- [What you should do]:
Would you print all of the entries word for word?

- [Data for this task]:

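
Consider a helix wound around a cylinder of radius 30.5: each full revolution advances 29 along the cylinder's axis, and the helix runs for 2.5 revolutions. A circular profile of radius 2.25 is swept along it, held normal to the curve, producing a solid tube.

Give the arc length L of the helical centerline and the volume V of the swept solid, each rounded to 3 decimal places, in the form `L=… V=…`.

2πR = 2π·30.5 = 191.637152
per-turn = √(191.637152² + 29²) = √(36724.7980 + 841) = √37565.7980 = 193.818982
L = 2.5 × 193.818982 = 484.547456
V = π·2.25² × L = 15.904313 × 484.547456 = 7706.394315

L=484.547 V=7706.394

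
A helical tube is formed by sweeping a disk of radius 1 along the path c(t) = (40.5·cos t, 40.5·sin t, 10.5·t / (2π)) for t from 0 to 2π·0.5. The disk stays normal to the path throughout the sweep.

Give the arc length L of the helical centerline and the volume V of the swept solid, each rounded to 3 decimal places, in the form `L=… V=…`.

L=127.343 V=400.059

2πR = 2π·40.5 = 254.469005
per-turn = √(254.469005² + 10.5²) = √(64754.4745 + 110.25) = √64864.7245 = 254.685540
L = 0.5 × 254.685540 = 127.342770
V = π·1² × L = 3.141593 × 127.342770 = 400.059111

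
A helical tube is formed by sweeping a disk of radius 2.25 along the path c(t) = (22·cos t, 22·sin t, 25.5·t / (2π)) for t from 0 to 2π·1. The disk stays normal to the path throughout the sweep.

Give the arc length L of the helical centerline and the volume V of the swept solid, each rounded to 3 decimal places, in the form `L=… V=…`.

L=140.562 V=2235.549

2πR = 2π·22 = 138.230077
per-turn = √(138.230077² + 25.5²) = √(19107.5541 + 650.25) = √19757.8041 = 140.562456
L = 1 × 140.562456 = 140.562456
V = π·2.25² × L = 15.904313 × 140.562456 = 2235.549274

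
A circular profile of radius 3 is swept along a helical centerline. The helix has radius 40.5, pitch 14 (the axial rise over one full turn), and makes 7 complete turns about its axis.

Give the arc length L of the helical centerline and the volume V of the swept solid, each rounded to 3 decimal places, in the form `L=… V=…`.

2πR = 2π·40.5 = 254.469005
per-turn = √(254.469005² + 14²) = √(64754.4745 + 196) = √64950.4745 = 254.853830
L = 7 × 254.853830 = 1783.976807
V = π·3² × L = 28.274334 × 1783.976807 = 50440.755890

L=1783.977 V=50440.756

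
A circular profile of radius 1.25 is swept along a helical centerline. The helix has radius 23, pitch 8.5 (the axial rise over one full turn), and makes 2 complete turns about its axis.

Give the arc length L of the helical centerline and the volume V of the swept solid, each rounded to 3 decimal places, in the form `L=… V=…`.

2πR = 2π·23 = 144.513262
per-turn = √(144.513262² + 8.5²) = √(20884.0829 + 72.25) = √20956.3329 = 144.763023
L = 2 × 144.763023 = 289.526047
V = π·1.25² × L = 4.908739 × 289.526047 = 1421.207658

L=289.526 V=1421.208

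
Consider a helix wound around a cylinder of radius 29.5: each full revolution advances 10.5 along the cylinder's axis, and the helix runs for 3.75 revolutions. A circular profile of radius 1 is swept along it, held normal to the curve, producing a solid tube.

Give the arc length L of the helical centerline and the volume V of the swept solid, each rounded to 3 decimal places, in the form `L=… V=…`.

2πR = 2π·29.5 = 185.353967
per-turn = √(185.353967² + 10.5²) = √(34356.0929 + 110.25) = √34466.3429 = 185.651132
L = 3.75 × 185.651132 = 696.191746
V = π·1² × L = 3.141593 × 696.191746 = 2187.150875

L=696.192 V=2187.151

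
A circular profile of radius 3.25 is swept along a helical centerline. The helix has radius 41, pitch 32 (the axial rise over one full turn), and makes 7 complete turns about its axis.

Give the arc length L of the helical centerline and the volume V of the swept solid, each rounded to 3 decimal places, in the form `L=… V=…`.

L=1817.133 V=60298.069

2πR = 2π·41 = 257.610598
per-turn = √(257.610598² + 32²) = √(66363.2200 + 1024) = √67387.2200 = 259.590485
L = 7 × 259.590485 = 1817.133396
V = π·3.25² × L = 33.183072 × 1817.133396 = 60298.069054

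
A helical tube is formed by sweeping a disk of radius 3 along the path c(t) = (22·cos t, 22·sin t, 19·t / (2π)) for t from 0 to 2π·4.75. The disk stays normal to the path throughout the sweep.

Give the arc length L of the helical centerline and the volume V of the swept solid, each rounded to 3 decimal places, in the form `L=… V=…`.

L=662.766 V=18739.277

2πR = 2π·22 = 138.230077
per-turn = √(138.230077² + 19²) = √(19107.5541 + 361) = √19468.5541 = 139.529761
L = 4.75 × 139.529761 = 662.766363
V = π·3² × L = 28.274334 × 662.766363 = 18739.277442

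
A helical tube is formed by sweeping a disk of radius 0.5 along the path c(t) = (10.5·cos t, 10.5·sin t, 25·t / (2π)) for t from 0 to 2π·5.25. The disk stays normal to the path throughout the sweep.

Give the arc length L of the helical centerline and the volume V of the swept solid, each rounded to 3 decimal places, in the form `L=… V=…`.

L=370.395 V=290.907

2πR = 2π·10.5 = 65.973446
per-turn = √(65.973446² + 25²) = √(4352.4955 + 625) = √4977.4955 = 70.551368
L = 5.25 × 70.551368 = 370.394683
V = π·0.5² × L = 0.785398 × 370.394683 = 290.907303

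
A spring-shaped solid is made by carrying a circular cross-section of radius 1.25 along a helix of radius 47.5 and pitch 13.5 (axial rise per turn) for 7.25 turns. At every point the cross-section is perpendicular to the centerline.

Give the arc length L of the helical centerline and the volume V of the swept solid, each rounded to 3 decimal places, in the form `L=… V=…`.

2πR = 2π·47.5 = 298.451302
per-turn = √(298.451302² + 13.5²) = √(89073.1797 + 182.25) = √89255.4297 = 298.756472
L = 7.25 × 298.756472 = 2165.984424
V = π·1.25² × L = 4.908739 × 2165.984424 = 10632.251178

L=2165.984 V=10632.251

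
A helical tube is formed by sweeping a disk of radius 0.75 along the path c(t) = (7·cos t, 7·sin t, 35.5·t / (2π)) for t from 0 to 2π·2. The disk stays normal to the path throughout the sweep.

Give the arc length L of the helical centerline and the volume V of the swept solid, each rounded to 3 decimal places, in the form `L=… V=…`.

2πR = 2π·7 = 43.982297
per-turn = √(43.982297² + 35.5²) = √(1934.4425 + 1260.25) = √3194.6925 = 56.521611
L = 2 × 56.521611 = 113.043221
V = π·0.75² × L = 1.767146 × 113.043221 = 199.763861

L=113.043 V=199.764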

- [Reply]:
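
Consider a helix wound around a cylinder of radius 30.5: each full revolution advances 29 along the cylinder's axis, and the helix runs for 2.5 revolutions. A circular profile of radius 2.25 is swept along it, held normal to the curve, producing a solid tube.

Give the arc length L of the helical centerline and the volume V of the swept solid, each rounded to 3 decimal places, in the form `L=… V=…`.

2πR = 2π·30.5 = 191.637152
per-turn = √(191.637152² + 29²) = √(36724.7980 + 841) = √37565.7980 = 193.818982
L = 2.5 × 193.818982 = 484.547456
V = π·2.25² × L = 15.904313 × 484.547456 = 7706.394315

L=484.547 V=7706.394

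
A helical tube is formed by sweeping a disk of radius 1 along the path c(t) = (40.5·cos t, 40.5·sin t, 10.5·t / (2π)) for t from 0 to 2π·0.5. The disk stays normal to the path throughout the sweep.

Give the arc length L of the helical centerline and the volume V of the swept solid, each rounded to 3 decimal places, in the form `L=… V=…`.

L=127.343 V=400.059

2πR = 2π·40.5 = 254.469005
per-turn = √(254.469005² + 10.5²) = √(64754.4745 + 110.25) = √64864.7245 = 254.685540
L = 0.5 × 254.685540 = 127.342770
V = π·1² × L = 3.141593 × 127.342770 = 400.059111

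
A helical tube is formed by sweeping a disk of radius 2.25 along the path c(t) = (22·cos t, 22·sin t, 25.5·t / (2π)) for t from 0 to 2π·1. The disk stays normal to the path throughout the sweep.

Give the arc length L of the helical centerline and the volume V of the swept solid, each rounded to 3 decimal places, in the form `L=… V=…`.

L=140.562 V=2235.549

2πR = 2π·22 = 138.230077
per-turn = √(138.230077² + 25.5²) = √(19107.5541 + 650.25) = √19757.8041 = 140.562456
L = 1 × 140.562456 = 140.562456
V = π·2.25² × L = 15.904313 × 140.562456 = 2235.549274

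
A circular profile of radius 3 is swept along a helical centerline. The helix has radius 40.5, pitch 14 (the axial rise over one full turn), and makes 7 complete turns about its axis.

Give the arc length L of the helical centerline and the volume V of the swept solid, each rounded to 3 decimal places, in the form `L=… V=…`.

2πR = 2π·40.5 = 254.469005
per-turn = √(254.469005² + 14²) = √(64754.4745 + 196) = √64950.4745 = 254.853830
L = 7 × 254.853830 = 1783.976807
V = π·3² × L = 28.274334 × 1783.976807 = 50440.755890

L=1783.977 V=50440.756

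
A circular profile of radius 1.25 is swept along a helical centerline. The helix has radius 23, pitch 8.5 (the axial rise over one full turn), and makes 2 complete turns about its axis.

Give the arc length L of the helical centerline and the volume V of the swept solid, each rounded to 3 decimal places, in the form `L=… V=…`.

2πR = 2π·23 = 144.513262
per-turn = √(144.513262² + 8.5²) = √(20884.0829 + 72.25) = √20956.3329 = 144.763023
L = 2 × 144.763023 = 289.526047
V = π·1.25² × L = 4.908739 × 289.526047 = 1421.207658

L=289.526 V=1421.208

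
Consider a helix wound around a cylinder of radius 29.5: each full revolution advances 10.5 along the cylinder's axis, and the helix runs for 3.75 revolutions. A circular profile of radius 1 is swept along it, held normal to the curve, producing a solid tube.

Give the arc length L of the helical centerline and the volume V of the swept solid, each rounded to 3 decimal places, in the form `L=… V=…`.

2πR = 2π·29.5 = 185.353967
per-turn = √(185.353967² + 10.5²) = √(34356.0929 + 110.25) = √34466.3429 = 185.651132
L = 3.75 × 185.651132 = 696.191746
V = π·1² × L = 3.141593 × 696.191746 = 2187.150875

L=696.192 V=2187.151

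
A circular profile of radius 3.25 is swept along a helical centerline. The helix has radius 41, pitch 32 (the axial rise over one full turn), and makes 7 complete turns about its axis.

Give the arc length L of the helical centerline and the volume V of the swept solid, each rounded to 3 decimal places, in the form `L=… V=…`.

L=1817.133 V=60298.069

2πR = 2π·41 = 257.610598
per-turn = √(257.610598² + 32²) = √(66363.2200 + 1024) = √67387.2200 = 259.590485
L = 7 × 259.590485 = 1817.133396
V = π·3.25² × L = 33.183072 × 1817.133396 = 60298.069054

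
A helical tube is formed by sweeping a disk of radius 3 along the path c(t) = (22·cos t, 22·sin t, 19·t / (2π)) for t from 0 to 2π·4.75. The disk stays normal to the path throughout the sweep.

Give the arc length L of the helical centerline and the volume V of the swept solid, each rounded to 3 decimal places, in the form `L=… V=…`.

L=662.766 V=18739.277

2πR = 2π·22 = 138.230077
per-turn = √(138.230077² + 19²) = √(19107.5541 + 361) = √19468.5541 = 139.529761
L = 4.75 × 139.529761 = 662.766363
V = π·3² × L = 28.274334 × 662.766363 = 18739.277442

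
A helical tube is formed by sweeping a disk of radius 0.5 along the path c(t) = (10.5·cos t, 10.5·sin t, 25·t / (2π)) for t from 0 to 2π·5.25. The disk stays normal to the path throughout the sweep.

Give the arc length L of the helical centerline and the volume V of the swept solid, each rounded to 3 decimal places, in the form `L=… V=…`.

L=370.395 V=290.907

2πR = 2π·10.5 = 65.973446
per-turn = √(65.973446² + 25²) = √(4352.4955 + 625) = √4977.4955 = 70.551368
L = 5.25 × 70.551368 = 370.394683
V = π·0.5² × L = 0.785398 × 370.394683 = 290.907303

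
A spring-shaped solid is made by carrying a circular cross-section of radius 1.25 along a helix of radius 47.5 and pitch 13.5 (axial rise per turn) for 7.25 turns. At every point the cross-section is perpendicular to the centerline.

Give the arc length L of the helical centerline and the volume V of the swept solid, each rounded to 3 decimal places, in the form `L=… V=…`.

2πR = 2π·47.5 = 298.451302
per-turn = √(298.451302² + 13.5²) = √(89073.1797 + 182.25) = √89255.4297 = 298.756472
L = 7.25 × 298.756472 = 2165.984424
V = π·1.25² × L = 4.908739 × 2165.984424 = 10632.251178

L=2165.984 V=10632.251

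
A helical tube is formed by sweeping a disk of radius 0.75 along the path c(t) = (7·cos t, 7·sin t, 35.5·t / (2π)) for t from 0 to 2π·2. The disk stays normal to the path throughout the sweep.

Give the arc length L of the helical centerline and the volume V of the swept solid, each rounded to 3 decimal places, in the form `L=… V=…`.

2πR = 2π·7 = 43.982297
per-turn = √(43.982297² + 35.5²) = √(1934.4425 + 1260.25) = √3194.6925 = 56.521611
L = 2 × 56.521611 = 113.043221
V = π·0.75² × L = 1.767146 × 113.043221 = 199.763861

L=113.043 V=199.764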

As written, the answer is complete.